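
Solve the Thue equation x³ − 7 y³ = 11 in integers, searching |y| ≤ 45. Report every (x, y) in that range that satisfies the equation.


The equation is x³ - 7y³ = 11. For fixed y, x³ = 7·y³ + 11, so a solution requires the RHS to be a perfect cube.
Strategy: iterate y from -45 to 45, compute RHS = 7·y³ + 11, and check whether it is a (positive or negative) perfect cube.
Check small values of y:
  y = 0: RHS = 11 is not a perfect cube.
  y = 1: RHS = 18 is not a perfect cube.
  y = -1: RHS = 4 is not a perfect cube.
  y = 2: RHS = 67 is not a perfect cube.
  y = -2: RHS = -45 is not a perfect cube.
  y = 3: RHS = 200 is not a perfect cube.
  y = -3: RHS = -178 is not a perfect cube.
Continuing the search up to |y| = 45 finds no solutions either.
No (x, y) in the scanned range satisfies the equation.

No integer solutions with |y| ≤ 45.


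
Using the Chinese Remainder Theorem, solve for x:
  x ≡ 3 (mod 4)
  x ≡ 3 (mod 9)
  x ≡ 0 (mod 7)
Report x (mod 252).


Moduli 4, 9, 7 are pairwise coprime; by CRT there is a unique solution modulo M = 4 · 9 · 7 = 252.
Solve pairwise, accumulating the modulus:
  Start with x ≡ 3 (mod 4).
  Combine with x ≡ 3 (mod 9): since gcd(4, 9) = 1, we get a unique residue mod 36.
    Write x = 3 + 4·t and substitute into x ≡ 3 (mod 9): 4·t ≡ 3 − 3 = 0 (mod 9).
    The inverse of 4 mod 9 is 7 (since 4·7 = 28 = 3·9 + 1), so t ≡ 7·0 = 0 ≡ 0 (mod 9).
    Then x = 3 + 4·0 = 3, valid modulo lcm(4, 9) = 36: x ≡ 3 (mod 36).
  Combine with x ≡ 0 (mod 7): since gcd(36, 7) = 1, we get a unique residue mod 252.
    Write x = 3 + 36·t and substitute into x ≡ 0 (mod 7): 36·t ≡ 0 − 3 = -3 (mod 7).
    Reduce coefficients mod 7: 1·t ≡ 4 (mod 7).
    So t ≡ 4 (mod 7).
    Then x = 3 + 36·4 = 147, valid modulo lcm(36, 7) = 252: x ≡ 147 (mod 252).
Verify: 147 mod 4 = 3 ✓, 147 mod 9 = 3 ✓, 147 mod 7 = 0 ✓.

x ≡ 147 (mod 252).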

◆ **What you should do**: Give all of the material again, exactly.

◆ **The answer**:
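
Solve the Thue equation x³ − 7 y³ = 11 in integers, searching |y| ≤ 45. Report every (x, y) in that range that satisfies the equation.


The equation is x³ - 7y³ = 11. For fixed y, x³ = 7·y³ + 11, so a solution requires the RHS to be a perfect cube.
Strategy: iterate y from -45 to 45, compute RHS = 7·y³ + 11, and check whether it is a (positive or negative) perfect cube.
Check small values of y:
  y = 0: RHS = 11 is not a perfect cube.
  y = 1: RHS = 18 is not a perfect cube.
  y = -1: RHS = 4 is not a perfect cube.
  y = 2: RHS = 67 is not a perfect cube.
  y = -2: RHS = -45 is not a perfect cube.
  y = 3: RHS = 200 is not a perfect cube.
  y = -3: RHS = -178 is not a perfect cube.
Continuing the search up to |y| = 45 finds no solutions either.
No (x, y) in the scanned range satisfies the equation.

No integer solutions with |y| ≤ 45.


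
Using the Chinese Remainder Theorem, solve for x:
  x ≡ 3 (mod 4)
  x ≡ 3 (mod 9)
  x ≡ 0 (mod 7)
Report x (mod 252).


Moduli 4, 9, 7 are pairwise coprime; by CRT there is a unique solution modulo M = 4 · 9 · 7 = 252.
Solve pairwise, accumulating the modulus:
  Start with x ≡ 3 (mod 4).
  Combine with x ≡ 3 (mod 9): since gcd(4, 9) = 1, we get a unique residue mod 36.
    Write x = 3 + 4·t and substitute into x ≡ 3 (mod 9): 4·t ≡ 3 − 3 = 0 (mod 9).
    The inverse of 4 mod 9 is 7 (since 4·7 = 28 = 3·9 + 1), so t ≡ 7·0 = 0 ≡ 0 (mod 9).
    Then x = 3 + 4·0 = 3, valid modulo lcm(4, 9) = 36: x ≡ 3 (mod 36).
  Combine with x ≡ 0 (mod 7): since gcd(36, 7) = 1, we get a unique residue mod 252.
    Write x = 3 + 36·t and substitute into x ≡ 0 (mod 7): 36·t ≡ 0 − 3 = -3 (mod 7).
    Reduce coefficients mod 7: 1·t ≡ 4 (mod 7).
    So t ≡ 4 (mod 7).
    Then x = 3 + 36·4 = 147, valid modulo lcm(36, 7) = 252: x ≡ 147 (mod 252).
Verify: 147 mod 4 = 3 ✓, 147 mod 9 = 3 ✓, 147 mod 7 = 0 ✓.

x ≡ 147 (mod 252).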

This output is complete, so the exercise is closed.